EXERCISE DIRECTIONS —
Please reproduce each of the following entries exactly.

Start of Block

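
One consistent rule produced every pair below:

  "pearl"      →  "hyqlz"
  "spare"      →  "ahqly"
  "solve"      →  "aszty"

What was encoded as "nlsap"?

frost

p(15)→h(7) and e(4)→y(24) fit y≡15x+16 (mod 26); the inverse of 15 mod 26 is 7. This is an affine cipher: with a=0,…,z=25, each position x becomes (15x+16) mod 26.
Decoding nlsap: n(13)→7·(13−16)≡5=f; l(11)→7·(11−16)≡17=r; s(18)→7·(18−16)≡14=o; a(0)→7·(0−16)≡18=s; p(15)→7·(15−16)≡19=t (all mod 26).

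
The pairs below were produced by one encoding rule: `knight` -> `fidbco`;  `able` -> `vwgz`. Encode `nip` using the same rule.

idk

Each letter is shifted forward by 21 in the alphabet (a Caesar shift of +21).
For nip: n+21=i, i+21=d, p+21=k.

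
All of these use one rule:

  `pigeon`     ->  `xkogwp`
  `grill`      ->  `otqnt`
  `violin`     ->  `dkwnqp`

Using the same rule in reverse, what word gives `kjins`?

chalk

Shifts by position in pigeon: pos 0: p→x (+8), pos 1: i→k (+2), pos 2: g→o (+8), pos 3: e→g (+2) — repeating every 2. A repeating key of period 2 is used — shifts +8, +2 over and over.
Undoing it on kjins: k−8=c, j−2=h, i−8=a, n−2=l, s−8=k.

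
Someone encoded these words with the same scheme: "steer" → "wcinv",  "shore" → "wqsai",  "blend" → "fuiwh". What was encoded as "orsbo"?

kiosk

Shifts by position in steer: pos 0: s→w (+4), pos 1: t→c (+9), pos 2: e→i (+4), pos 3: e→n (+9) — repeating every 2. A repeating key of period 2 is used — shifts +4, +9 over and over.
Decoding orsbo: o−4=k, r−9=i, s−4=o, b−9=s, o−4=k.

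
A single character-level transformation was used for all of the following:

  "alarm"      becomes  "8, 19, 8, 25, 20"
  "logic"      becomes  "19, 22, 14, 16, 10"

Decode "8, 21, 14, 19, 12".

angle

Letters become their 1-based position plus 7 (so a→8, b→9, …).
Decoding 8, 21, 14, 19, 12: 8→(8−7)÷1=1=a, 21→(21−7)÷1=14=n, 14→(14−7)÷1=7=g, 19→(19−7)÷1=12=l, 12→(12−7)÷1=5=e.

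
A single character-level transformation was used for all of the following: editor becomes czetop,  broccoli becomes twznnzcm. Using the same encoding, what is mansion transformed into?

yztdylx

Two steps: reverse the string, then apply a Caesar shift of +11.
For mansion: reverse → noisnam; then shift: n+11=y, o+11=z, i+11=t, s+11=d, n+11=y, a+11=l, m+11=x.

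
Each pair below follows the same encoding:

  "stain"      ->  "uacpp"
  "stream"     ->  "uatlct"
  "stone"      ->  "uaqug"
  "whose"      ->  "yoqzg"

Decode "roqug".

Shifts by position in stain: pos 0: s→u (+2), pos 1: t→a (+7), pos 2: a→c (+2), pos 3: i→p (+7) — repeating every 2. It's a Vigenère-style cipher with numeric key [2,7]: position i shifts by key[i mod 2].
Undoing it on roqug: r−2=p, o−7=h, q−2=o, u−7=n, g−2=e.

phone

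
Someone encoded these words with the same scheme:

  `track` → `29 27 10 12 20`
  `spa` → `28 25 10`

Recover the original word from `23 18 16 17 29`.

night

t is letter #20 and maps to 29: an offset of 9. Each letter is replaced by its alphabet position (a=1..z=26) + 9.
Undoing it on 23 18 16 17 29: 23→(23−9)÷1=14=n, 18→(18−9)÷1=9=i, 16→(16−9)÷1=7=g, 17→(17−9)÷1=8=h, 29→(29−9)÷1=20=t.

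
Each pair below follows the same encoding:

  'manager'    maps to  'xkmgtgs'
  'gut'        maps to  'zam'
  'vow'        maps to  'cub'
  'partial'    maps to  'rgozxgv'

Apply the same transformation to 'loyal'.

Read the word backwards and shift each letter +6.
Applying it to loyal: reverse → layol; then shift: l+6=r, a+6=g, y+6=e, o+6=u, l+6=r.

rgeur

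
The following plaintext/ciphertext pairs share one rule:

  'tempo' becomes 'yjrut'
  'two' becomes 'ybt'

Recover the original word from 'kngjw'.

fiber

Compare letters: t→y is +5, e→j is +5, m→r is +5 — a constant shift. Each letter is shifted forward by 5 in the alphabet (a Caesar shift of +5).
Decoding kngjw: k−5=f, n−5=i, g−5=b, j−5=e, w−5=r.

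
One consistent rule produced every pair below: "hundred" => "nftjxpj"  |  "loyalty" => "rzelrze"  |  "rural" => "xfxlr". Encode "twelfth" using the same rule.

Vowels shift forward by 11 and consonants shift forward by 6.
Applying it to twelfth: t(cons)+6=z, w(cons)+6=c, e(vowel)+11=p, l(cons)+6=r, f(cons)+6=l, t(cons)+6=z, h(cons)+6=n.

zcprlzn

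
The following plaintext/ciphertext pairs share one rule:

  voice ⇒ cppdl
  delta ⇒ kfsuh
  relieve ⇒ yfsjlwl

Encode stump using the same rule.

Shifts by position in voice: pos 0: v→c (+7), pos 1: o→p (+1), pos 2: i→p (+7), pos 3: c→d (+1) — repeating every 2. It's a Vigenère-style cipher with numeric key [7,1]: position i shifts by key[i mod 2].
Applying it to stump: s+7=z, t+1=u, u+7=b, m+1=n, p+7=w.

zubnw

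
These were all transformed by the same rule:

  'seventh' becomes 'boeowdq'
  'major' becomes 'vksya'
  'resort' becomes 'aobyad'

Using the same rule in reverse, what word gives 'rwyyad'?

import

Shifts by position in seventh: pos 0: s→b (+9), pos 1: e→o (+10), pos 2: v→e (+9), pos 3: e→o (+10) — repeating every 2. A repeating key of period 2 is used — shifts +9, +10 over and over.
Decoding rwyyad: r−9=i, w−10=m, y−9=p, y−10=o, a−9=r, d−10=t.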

End of Block

WRITTEN RESPONSE —
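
One consistent rule produced every pair below:

  "pearl"      →  "hyqlz"
  "spare"      →  "ahqly"
  "solve"      →  "aszty"

What was encoded as "nlsap"?

frost

p(15)→h(7) and e(4)→y(24) fit y≡15x+16 (mod 26); the inverse of 15 mod 26 is 7. This is an affine cipher: with a=0,…,z=25, each position x becomes (15x+16) mod 26.
Decoding nlsap: n(13)→7·(13−16)≡5=f; l(11)→7·(11−16)≡17=r; s(18)→7·(18−16)≡14=o; a(0)→7·(0−16)≡18=s; p(15)→7·(15−16)≡19=t (all mod 26).

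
The pairs below were produced by one encoding rule: `knight` -> `fidbco`;  `able` -> `vwgz`. Encode `nip` using the same rule.

idk

Each letter is shifted forward by 21 in the alphabet (a Caesar shift of +21).
For nip: n+21=i, i+21=d, p+21=k.

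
All of these use one rule:

  `pigeon`     ->  `xkogwp`
  `grill`      ->  `otqnt`
  `violin`     ->  `dkwnqp`

Using the same rule in reverse, what word gives `kjins`?

chalk

Shifts by position in pigeon: pos 0: p→x (+8), pos 1: i→k (+2), pos 2: g→o (+8), pos 3: e→g (+2) — repeating every 2. A repeating key of period 2 is used — shifts +8, +2 over and over.
Undoing it on kjins: k−8=c, j−2=h, i−8=a, n−2=l, s−8=k.

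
Someone encoded these words with the same scheme: "steer" → "wcinv",  "shore" → "wqsai",  "blend" → "fuiwh". What was encoded as "orsbo"?

kiosk

Shifts by position in steer: pos 0: s→w (+4), pos 1: t→c (+9), pos 2: e→i (+4), pos 3: e→n (+9) — repeating every 2. A repeating key of period 2 is used — shifts +4, +9 over and over.
Decoding orsbo: o−4=k, r−9=i, s−4=o, b−9=s, o−4=k.

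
A single character-level transformation was used for all of the following:

  "alarm"      becomes  "8, 19, 8, 25, 20"
  "logic"      becomes  "19, 22, 14, 16, 10"

Decode "8, 21, 14, 19, 12".

angle

Letters become their 1-based position plus 7 (so a→8, b→9, …).
Decoding 8, 21, 14, 19, 12: 8→(8−7)÷1=1=a, 21→(21−7)÷1=14=n, 14→(14−7)÷1=7=g, 19→(19−7)÷1=12=l, 12→(12−7)÷1=5=e.

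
A single character-level transformation was used for all of the following: editor becomes czetop,  broccoli becomes twznnzcm. Using the same encoding, what is mansion transformed into?

yztdylx

Two steps: reverse the string, then apply a Caesar shift of +11.
For mansion: reverse → noisnam; then shift: n+11=y, o+11=z, i+11=t, s+11=d, n+11=y, a+11=l, m+11=x.

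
Each pair below follows the same encoding:

  "stain"      ->  "uacpp"
  "stream"     ->  "uatlct"
  "stone"      ->  "uaqug"
  "whose"      ->  "yoqzg"

Decode "roqug".

Shifts by position in stain: pos 0: s→u (+2), pos 1: t→a (+7), pos 2: a→c (+2), pos 3: i→p (+7) — repeating every 2. It's a Vigenère-style cipher with numeric key [2,7]: position i shifts by key[i mod 2].
Undoing it on roqug: r−2=p, o−7=h, q−2=o, u−7=n, g−2=e.

phone

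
Someone encoded these words with the same scheme:

  `track` → `29 27 10 12 20`
  `spa` → `28 25 10`

Recover the original word from `23 18 16 17 29`.

night

t is letter #20 and maps to 29: an offset of 9. Each letter is replaced by its alphabet position (a=1..z=26) + 9.
Undoing it on 23 18 16 17 29: 23→(23−9)÷1=14=n, 18→(18−9)÷1=9=i, 16→(16−9)÷1=7=g, 17→(17−9)÷1=8=h, 29→(29−9)÷1=20=t.

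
Each pair below follows the same encoding:

  'manager'    maps to  'xkmgtgs'
  'gut'        maps to  'zam'
  'vow'        maps to  'cub'
  'partial'    maps to  'rgozxgv'

Apply the same transformation to 'loyal'.

Read the word backwards and shift each letter +6.
Applying it to loyal: reverse → layol; then shift: l+6=r, a+6=g, y+6=e, o+6=u, l+6=r.

rgeur

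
The following plaintext/ciphertext pairs share one rule:

  'tempo' becomes 'yjrut'
  'two' becomes 'ybt'

Recover the original word from 'kngjw'.

fiber

Compare letters: t→y is +5, e→j is +5, m→r is +5 — a constant shift. Each letter is shifted forward by 5 in the alphabet (a Caesar shift of +5).
Decoding kngjw: k−5=f, n−5=i, g−5=b, j−5=e, w−5=r.

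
One consistent rule produced every pair below: "hundred" => "nftjxpj"  |  "loyalty" => "rzelrze"  |  "rural" => "xfxlr". Encode "twelfth" using the same rule.

Vowels shift forward by 11 and consonants shift forward by 6.
Applying it to twelfth: t(cons)+6=z, w(cons)+6=c, e(vowel)+11=p, l(cons)+6=r, f(cons)+6=l, t(cons)+6=z, h(cons)+6=n.

zcprlzn

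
The following plaintext/ciphertext pairs share one rule:

  voice ⇒ cppdl
  delta ⇒ kfsuh
  relieve ⇒ yfsjlwl

Encode stump using the same rule.

Shifts by position in voice: pos 0: v→c (+7), pos 1: o→p (+1), pos 2: i→p (+7), pos 3: c→d (+1) — repeating every 2. It's a Vigenère-style cipher with numeric key [7,1]: position i shifts by key[i mod 2].
Applying it to stump: s+7=z, t+1=u, u+7=b, m+1=n, p+7=w.

zubnw

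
These were all transformed by the same rule:

  'seventh' becomes 'boeowdq'
  'major' becomes 'vksya'
  'resort' becomes 'aobyad'

Using the same rule in reverse, what word gives 'rwyyad'?

import

Shifts by position in seventh: pos 0: s→b (+9), pos 1: e→o (+10), pos 2: v→e (+9), pos 3: e→o (+10) — repeating every 2. A repeating key of period 2 is used — shifts +9, +10 over and over.
Decoding rwyyad: r−9=i, w−10=m, y−9=p, y−10=o, a−9=r, d−10=t.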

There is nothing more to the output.